** Opening Data to use block **
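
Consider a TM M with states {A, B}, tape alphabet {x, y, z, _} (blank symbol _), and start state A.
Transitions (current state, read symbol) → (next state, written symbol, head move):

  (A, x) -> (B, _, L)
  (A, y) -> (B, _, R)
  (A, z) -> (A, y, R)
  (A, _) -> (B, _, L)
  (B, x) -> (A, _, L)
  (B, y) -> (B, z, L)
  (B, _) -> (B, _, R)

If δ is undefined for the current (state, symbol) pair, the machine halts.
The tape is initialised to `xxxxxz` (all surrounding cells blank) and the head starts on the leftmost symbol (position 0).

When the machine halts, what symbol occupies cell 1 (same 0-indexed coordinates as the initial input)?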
** Closing Data to use block **
#### Exercise requirements
Retype every entry exactly.

#### Your solution
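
Consider a TM M with states {A, B}, tape alphabet {x, y, z, _} (blank symbol _), and start state A.
Transitions (current state, read symbol) → (next state, written symbol, head move):

  (A, x) -> (B, _, L)
  (A, y) -> (B, _, R)
  (A, z) -> (A, y, R)
  (A, _) -> (B, _, L)
  (B, x) -> (A, _, L)
  (B, y) -> (B, z, L)
  (B, _) -> (B, _, R)

If δ is undefined for the current (state, symbol) pair, the machine halts.
The tape is initialised to `xxxxxz` (all surrounding cells blank) and the head starts on the leftmost symbol (position 0).

When the machine halts, what symbol occupies cell 1 (same 0-indexed coordinates as the initial input)?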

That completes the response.